• [What you should do]: Among the entries that follow, find the lines containing the string "children" and copy them.

[Extracted data Boundary: Start]

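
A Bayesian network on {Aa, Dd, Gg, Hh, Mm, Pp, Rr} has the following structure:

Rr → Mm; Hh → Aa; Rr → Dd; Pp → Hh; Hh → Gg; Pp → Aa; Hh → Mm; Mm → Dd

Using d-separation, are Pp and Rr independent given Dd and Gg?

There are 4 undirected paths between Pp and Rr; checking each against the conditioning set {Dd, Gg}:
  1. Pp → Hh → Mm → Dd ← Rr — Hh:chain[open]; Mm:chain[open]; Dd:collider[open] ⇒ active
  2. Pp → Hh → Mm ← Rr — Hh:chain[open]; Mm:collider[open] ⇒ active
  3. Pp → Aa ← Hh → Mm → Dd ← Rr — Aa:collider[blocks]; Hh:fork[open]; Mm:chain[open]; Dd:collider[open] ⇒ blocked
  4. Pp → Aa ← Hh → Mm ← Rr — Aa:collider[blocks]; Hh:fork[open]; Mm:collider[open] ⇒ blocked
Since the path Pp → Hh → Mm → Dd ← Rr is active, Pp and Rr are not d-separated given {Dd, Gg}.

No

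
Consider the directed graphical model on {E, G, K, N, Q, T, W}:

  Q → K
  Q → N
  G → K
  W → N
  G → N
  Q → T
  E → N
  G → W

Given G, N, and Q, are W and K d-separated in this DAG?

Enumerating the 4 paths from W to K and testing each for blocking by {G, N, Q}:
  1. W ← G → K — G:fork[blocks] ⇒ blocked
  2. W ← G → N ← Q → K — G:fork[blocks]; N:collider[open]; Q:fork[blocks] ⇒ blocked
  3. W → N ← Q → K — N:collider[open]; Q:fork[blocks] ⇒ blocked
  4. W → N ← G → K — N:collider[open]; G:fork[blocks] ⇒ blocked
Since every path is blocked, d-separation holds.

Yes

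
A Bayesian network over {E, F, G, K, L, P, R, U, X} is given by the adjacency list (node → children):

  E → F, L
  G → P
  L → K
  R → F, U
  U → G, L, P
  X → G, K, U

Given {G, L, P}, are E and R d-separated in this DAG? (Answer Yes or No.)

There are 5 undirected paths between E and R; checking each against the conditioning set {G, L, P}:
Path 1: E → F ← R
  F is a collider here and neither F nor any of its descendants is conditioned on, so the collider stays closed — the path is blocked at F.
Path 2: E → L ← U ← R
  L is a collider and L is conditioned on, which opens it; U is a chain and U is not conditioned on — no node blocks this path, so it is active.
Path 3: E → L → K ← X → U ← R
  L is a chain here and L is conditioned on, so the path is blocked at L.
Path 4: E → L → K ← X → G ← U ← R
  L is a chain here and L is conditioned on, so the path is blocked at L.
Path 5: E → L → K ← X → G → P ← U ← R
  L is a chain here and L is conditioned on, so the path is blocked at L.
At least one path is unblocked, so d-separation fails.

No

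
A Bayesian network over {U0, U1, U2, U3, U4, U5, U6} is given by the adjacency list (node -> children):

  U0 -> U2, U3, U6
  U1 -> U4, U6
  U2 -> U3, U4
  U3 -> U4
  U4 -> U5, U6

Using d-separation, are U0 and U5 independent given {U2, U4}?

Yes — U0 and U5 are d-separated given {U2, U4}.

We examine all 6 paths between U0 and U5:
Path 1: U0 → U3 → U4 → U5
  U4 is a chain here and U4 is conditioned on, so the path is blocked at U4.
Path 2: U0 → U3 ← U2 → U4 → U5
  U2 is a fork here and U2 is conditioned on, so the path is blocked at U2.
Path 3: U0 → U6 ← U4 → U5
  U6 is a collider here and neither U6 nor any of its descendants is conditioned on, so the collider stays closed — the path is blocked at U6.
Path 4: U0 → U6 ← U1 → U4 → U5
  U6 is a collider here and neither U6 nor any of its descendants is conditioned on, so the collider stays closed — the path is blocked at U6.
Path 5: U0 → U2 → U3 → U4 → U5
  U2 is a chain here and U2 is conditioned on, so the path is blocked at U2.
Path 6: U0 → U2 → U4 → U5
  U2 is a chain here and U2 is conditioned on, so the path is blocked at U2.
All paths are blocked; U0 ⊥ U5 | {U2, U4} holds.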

[Extracted data Boundary: End]

• [Task answer]:
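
A Bayesian network over {E, F, G, K, L, P, R, U, X} is given by the adjacency list (node → children):
A Bayesian network over {U0, U1, U2, U3, U4, U5, U6} is given by the adjacency list (node -> children):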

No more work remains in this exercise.